*Saved entries*.
•••••

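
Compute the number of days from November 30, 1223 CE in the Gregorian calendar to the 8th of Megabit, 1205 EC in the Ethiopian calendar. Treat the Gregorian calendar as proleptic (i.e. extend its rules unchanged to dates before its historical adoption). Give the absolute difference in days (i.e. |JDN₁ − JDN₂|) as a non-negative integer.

3916

JDN of the first date = 2168085.
JDN of the second date = 2164169.
|2164169 − 2168085| = 3916.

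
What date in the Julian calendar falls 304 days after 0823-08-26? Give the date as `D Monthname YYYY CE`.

The starting date is JDN 2021896; 2021896 + 304 = 2022200.
JDN 2022200 corresponds to 25 June 824 CE.

25 June 824 CE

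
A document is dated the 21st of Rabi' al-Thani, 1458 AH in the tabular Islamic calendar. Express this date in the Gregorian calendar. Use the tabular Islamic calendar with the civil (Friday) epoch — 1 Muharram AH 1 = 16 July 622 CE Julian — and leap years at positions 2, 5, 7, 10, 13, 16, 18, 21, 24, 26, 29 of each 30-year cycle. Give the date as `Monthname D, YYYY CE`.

June 16, 2036 CE

Julian Day Number of the source date = 2464861.
Converting JDN 2464861 to the Gregorian calendar gives 16 June 2036 CE.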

•••••

*TASK*. Please make an exact copy of every record, leaving nothing out.

*SOLUTION*.
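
Compute the number of days from November 30, 1223 CE in the Gregorian calendar to the 8th of Megabit, 1205 EC in the Ethiopian calendar. Treat the Gregorian calendar as proleptic (i.e. extend its rules unchanged to dates before its historical adoption). Give the absolute difference in days (i.e. |JDN₁ − JDN₂|) as a non-negative integer.

3916

JDN of the first date = 2168085.
JDN of the second date = 2164169.
|2164169 − 2168085| = 3916.

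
What date in the Julian calendar falls 304 days after 0823-08-26? Give the date as `D Monthname YYYY CE`.

The starting date is JDN 2021896; 2021896 + 304 = 2022200.
JDN 2022200 corresponds to 25 June 824 CE.

25 June 824 CE

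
A document is dated the 21st of Rabi' al-Thani, 1458 AH in the tabular Islamic calendar. Express this date in the Gregorian calendar. Use the tabular Islamic calendar with the civil (Friday) epoch — 1 Muharram AH 1 = 16 July 622 CE Julian — and leap years at positions 2, 5, 7, 10, 13, 16, 18, 21, 24, 26, 29 of each 30-year cycle. Give the date as `Monthname D, YYYY CE`.

June 16, 2036 CE

Julian Day Number of the source date = 2464861.
Converting JDN 2464861 to the Gregorian calendar gives 16 June 2036 CE.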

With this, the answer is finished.